→ Description of the task: Go to the line that contains "In a simplified food web: Basal" and transcribe from there to the end of the entries, that line and the last one included.

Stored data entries
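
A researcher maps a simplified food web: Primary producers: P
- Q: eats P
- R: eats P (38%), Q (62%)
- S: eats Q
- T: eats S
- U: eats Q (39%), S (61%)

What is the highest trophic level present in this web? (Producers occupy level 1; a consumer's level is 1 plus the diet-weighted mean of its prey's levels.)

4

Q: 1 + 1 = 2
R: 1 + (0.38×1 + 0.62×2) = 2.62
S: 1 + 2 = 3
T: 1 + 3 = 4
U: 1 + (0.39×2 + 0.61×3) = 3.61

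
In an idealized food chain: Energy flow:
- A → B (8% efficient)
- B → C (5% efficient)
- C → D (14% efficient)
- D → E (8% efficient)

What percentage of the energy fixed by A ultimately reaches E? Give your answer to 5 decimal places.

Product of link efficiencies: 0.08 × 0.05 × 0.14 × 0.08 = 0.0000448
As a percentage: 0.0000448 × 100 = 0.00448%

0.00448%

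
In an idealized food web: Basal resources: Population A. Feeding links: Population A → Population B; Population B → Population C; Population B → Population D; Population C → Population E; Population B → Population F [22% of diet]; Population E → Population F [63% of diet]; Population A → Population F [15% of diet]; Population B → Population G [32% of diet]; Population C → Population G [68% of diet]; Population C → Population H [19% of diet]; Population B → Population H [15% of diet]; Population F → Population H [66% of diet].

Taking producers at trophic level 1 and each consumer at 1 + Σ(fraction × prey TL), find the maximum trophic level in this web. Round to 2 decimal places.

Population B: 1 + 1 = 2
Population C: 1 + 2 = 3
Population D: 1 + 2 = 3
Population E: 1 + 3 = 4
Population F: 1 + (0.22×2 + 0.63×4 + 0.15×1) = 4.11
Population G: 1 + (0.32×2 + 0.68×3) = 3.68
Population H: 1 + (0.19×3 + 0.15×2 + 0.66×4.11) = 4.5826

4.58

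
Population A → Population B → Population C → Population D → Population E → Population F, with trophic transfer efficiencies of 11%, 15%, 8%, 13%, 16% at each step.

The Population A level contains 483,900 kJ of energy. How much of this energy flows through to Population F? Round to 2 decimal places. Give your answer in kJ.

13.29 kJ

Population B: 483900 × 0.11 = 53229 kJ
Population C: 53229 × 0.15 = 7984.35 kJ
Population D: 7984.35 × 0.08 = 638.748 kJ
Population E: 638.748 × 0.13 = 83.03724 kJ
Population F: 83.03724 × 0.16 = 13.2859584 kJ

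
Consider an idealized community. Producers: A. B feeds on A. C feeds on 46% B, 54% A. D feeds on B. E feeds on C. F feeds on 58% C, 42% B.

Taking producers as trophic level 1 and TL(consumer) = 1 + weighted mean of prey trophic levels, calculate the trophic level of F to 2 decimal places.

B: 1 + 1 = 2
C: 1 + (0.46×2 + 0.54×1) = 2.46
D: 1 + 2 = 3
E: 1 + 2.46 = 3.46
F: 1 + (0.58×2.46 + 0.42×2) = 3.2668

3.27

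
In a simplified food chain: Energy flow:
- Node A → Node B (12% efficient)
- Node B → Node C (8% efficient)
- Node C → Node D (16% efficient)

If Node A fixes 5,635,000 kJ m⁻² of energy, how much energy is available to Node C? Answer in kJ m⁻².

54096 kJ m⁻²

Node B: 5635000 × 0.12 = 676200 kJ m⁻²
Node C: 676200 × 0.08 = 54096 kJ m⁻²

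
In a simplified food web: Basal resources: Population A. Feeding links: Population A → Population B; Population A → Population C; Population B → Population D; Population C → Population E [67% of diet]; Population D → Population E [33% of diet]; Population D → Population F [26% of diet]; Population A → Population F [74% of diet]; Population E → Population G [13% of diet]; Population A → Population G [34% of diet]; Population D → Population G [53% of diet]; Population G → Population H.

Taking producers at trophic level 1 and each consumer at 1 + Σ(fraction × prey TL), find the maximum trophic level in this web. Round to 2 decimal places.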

→ Result of the exercise:
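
In a simplified food web: Basal resources: Population A. Feeding links: Population A → Population B; Population A → Population C; Population B → Population D; Population C → Population E [67% of diet]; Population D → Population E [33% of diet]; Population D → Population F [26% of diet]; Population A → Population F [74% of diet]; Population E → Population G [13% of diet]; Population A → Population G [34% of diet]; Population D → Population G [53% of diet]; Population G → Population H.

Taking producers at trophic level 1 and each consumer at 1 + Σ(fraction × prey TL), find the maximum trophic level in this web. Round to 2 decimal places.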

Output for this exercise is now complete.